[Stored data]
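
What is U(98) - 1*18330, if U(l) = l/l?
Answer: -18329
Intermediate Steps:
U(l) = 1
U(98) - 1*18330 = 1 - 1*18330 = 1 - 18330 = -18329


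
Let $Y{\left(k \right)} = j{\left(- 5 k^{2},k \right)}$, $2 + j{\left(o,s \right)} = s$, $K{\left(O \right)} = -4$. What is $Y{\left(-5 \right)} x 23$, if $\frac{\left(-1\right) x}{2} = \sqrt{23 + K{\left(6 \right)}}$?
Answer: $322 \sqrt{19} \approx 1403.6$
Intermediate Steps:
$x = - 2 \sqrt{19}$ ($x = - 2 \sqrt{23 - 4} = - 2 \sqrt{19} \approx -8.7178$)
$j{\left(o,s \right)} = -2 + s$
$Y{\left(k \right)} = -2 + k$
$Y{\left(-5 \right)} x 23 = \left(-2 - 5\right) \left(- 2 \sqrt{19}\right) 23 = - 7 \left(- 2 \sqrt{19}\right) 23 = 14 \sqrt{19} \cdot 23 = 322 \sqrt{19}$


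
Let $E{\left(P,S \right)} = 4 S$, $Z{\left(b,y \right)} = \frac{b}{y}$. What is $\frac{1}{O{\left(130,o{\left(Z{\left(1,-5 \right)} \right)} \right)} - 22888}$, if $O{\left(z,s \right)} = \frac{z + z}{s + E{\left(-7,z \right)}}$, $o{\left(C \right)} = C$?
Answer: $- \frac{2599}{59484612} \approx -4.3692 \cdot 10^{-5}$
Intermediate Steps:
$O{\left(z,s \right)} = \frac{2 z}{s + 4 z}$ ($O{\left(z,s \right)} = \frac{z + z}{s + 4 z} = \frac{2 z}{s + 4 z}$)
$\frac{1}{O{\left(130,o{\left(Z{\left(1,-5 \right)} \right)} \right)} - 22888} = \frac{1}{2 \cdot 130 \frac{1}{1 \frac{1}{-5} + 4 \cdot 130} - 22888} = \frac{1}{2 \cdot 130 \frac{1}{1 \left(- \frac{1}{5}\right) + 520} - 22888} = \frac{1}{2 \cdot 130 \frac{1}{- \frac{1}{5} + 520} - 22888} = \frac{1}{2 \cdot 130 \frac{1}{\frac{2599}{5}} - 22888} = \frac{1}{2 \cdot 130 \cdot \frac{5}{2599} - 22888} = \frac{1}{\frac{1300}{2599} - 22888} = \frac{1}{- \frac{59484612}{2599}} = - \frac{2599}{59484612}$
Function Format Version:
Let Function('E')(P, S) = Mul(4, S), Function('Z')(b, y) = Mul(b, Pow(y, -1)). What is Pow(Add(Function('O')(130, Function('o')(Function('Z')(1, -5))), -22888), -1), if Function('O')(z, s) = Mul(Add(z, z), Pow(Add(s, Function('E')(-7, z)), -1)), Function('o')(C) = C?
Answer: Rational(-2599, 59484612) ≈ -4.3692e-5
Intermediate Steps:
Function('O')(z, s) = Mul(2, z, Pow(Add(s, Mul(4, z)), -1)) (Function('O')(z, s) = Mul(Add(z, z), Pow(Add(s, Mul(4, z)), -1)) = Mul(Mul(2, z), Pow(Add(s, Mul(4, z)), -1)) = Mul(2, z, Pow(Add(s, Mul(4, z)), -1)))
Pow(Add(Function('O')(130, Function('o')(Function('Z')(1, -5))), -22888), -1) = Pow(Add(Mul(2, 130, Pow(Add(Mul(1, Pow(-5, -1)), Mul(4, 130)), -1)), -22888), -1) = Pow(Add(Mul(2, 130, Pow(Add(Mul(1, Rational(-1, 5)), 520), -1)), -22888), -1) = Pow(Add(Mul(2, 130, Pow(Add(Rational(-1, 5), 520), -1)), -22888), -1) = Pow(Add(Mul(2, 130, Pow(Rational(2599, 5), -1)), -22888), -1) = Pow(Add(Mul(2, 130, Rational(5, 2599)), -22888), -1) = Pow(Add(Rational(1300, 2599), -22888), -1) = Pow(Rational(-59484612, 2599), -1) = Rational(-2599, 59484612)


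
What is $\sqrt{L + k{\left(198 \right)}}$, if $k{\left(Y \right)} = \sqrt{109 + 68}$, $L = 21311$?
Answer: $\sqrt{21311 + \sqrt{177}} \approx 146.03$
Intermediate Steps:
$k{\left(Y \right)} = \sqrt{177}$
$\sqrt{L + k{\left(198 \right)}} = \sqrt{21311 + \sqrt{177}}$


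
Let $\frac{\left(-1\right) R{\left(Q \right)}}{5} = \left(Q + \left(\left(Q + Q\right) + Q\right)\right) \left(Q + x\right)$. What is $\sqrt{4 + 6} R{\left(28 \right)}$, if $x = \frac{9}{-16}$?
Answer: $- 15365 \sqrt{10} \approx -48588.0$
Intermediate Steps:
$x = - \frac{9}{16}$ ($x = 9 \left(- \frac{1}{16}\right) = - \frac{9}{16} \approx -0.5625$)
$R{\left(Q \right)} = - 20 Q \left(- \frac{9}{16} + Q\right)$ ($R{\left(Q \right)} = - 5 \left(Q + \left(\left(Q + Q\right) + Q\right)\right) \left(Q - \frac{9}{16}\right) = - 5 \left(Q + \left(2 Q + Q\right)\right) \left(- \frac{9}{16} + Q\right) = - 5 \left(Q + 3 Q\right) \left(- \frac{9}{16} + Q\right) = - 5 \cdot 4 Q \left(- \frac{9}{16} + Q\right) = - 20 Q \left(- \frac{9}{16} + Q\right)$)
$\sqrt{4 + 6} R{\left(28 \right)} = \sqrt{4 + 6} \cdot \frac{5}{4} \cdot 28 \left(9 - 448\right) = \sqrt{10} \cdot \frac{5}{4} \cdot 28 \left(9 - 448\right) = \sqrt{10} \cdot \frac{5}{4} \cdot 28 \left(-439\right) = \sqrt{10} \left(-15365\right) = - 15365 \sqrt{10}$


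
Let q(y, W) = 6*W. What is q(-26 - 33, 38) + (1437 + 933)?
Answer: 2598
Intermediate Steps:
q(-26 - 33, 38) + (1437 + 933) = 6*38 + (1437 + 933) = 228 + 2370 = 2598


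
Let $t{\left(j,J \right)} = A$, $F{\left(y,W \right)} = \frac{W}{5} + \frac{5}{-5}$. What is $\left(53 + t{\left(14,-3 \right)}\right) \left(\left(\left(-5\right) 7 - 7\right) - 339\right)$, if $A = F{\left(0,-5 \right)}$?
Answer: $-19431$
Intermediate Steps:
$F{\left(y,W \right)} = -1 + \frac{W}{5}$ ($F{\left(y,W \right)} = W \frac{1}{5} + 5 \left(- \frac{1}{5}\right) = \frac{W}{5} - 1 = -1 + \frac{W}{5}$)
$A = -2$ ($A = -1 + \frac{1}{5} \left(-5\right) = -1 - 1 = -2$)
$t{\left(j,J \right)} = -2$
$\left(53 + t{\left(14,-3 \right)}\right) \left(\left(\left(-5\right) 7 - 7\right) - 339\right) = \left(53 - 2\right) \left(\left(\left(-5\right) 7 - 7\right) - 339\right) = 51 \left(\left(-35 - 7\right) - 339\right) = 51 \left(-42 - 339\right) = 51 \left(-381\right) = -19431$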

Exercise details:
Copy all lines from the data that hold the word "Answer".

Exercise result:
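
Answer: -18329
Answer: $322 \sqrt{19} \approx 1403.6$
Answer: $- \frac{2599}{59484612} \approx -4.3692 \cdot 10^{-5}$
Answer: Rational(-2599, 59484612) ≈ -4.3692e-5
Answer: $\sqrt{21311 + \sqrt{177}} \approx 146.03$
Answer: $- 15365 \sqrt{10} \approx -48588.0$
Answer: 2598
Answer: $-19431$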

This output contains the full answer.